Records for this exercise:
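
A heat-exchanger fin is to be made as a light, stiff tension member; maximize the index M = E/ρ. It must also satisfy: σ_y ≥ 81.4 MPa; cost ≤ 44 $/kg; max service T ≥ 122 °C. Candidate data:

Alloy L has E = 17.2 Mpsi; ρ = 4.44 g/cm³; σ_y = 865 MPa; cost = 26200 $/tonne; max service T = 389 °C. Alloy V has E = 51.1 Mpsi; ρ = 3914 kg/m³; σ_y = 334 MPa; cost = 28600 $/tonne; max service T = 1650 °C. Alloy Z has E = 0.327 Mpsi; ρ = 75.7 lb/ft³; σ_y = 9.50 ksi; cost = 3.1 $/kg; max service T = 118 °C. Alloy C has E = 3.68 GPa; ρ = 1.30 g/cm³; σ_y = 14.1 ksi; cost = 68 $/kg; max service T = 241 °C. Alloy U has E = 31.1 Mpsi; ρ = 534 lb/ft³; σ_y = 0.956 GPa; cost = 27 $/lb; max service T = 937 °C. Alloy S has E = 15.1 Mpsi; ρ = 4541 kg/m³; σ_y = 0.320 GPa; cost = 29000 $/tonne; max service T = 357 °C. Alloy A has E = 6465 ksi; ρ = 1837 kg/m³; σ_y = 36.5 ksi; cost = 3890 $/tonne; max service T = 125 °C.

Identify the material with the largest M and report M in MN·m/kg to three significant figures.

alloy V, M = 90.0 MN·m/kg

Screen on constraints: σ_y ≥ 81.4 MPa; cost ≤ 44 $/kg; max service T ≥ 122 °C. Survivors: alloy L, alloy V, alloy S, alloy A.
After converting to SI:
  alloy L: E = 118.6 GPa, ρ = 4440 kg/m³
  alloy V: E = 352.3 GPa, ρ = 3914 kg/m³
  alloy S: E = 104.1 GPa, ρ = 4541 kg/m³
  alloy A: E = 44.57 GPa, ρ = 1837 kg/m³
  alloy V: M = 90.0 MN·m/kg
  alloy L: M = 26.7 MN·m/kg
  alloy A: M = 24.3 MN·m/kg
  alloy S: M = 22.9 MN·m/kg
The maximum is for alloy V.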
...
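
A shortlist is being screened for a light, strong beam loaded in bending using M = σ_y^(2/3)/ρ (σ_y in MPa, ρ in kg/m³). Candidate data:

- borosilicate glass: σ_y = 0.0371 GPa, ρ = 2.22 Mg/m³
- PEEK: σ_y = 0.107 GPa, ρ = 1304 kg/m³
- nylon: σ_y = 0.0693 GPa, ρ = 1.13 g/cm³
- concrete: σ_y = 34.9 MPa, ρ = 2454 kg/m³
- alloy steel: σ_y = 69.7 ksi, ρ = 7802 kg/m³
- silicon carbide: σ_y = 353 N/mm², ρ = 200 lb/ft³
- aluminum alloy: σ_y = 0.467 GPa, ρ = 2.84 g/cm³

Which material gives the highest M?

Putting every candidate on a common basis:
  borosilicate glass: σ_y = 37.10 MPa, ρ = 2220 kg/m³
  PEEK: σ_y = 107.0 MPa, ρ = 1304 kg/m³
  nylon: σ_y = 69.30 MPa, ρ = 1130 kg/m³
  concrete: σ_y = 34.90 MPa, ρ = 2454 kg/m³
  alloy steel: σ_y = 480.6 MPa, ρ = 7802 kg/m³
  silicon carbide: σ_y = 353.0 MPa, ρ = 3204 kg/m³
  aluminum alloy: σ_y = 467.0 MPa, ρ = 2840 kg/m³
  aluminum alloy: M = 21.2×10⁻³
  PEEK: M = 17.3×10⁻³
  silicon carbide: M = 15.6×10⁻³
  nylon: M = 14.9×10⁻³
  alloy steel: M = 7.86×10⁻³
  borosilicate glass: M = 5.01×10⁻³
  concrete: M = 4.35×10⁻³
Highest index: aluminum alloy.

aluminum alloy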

What needs to be done: Each line above that contains the word "data" should be copied.

Solution to this exercise:
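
A heat-exchanger fin is to be made as a light, stiff tension member; maximize the index M = E/ρ. It must also satisfy: σ_y ≥ 81.4 MPa; cost ≤ 44 $/kg; max service T ≥ 122 °C. Candidate data:
A shortlist is being screened for a light, strong beam loaded in bending using M = σ_y^(2/3)/ρ (σ_y in MPa, ρ in kg/m³). Candidate data: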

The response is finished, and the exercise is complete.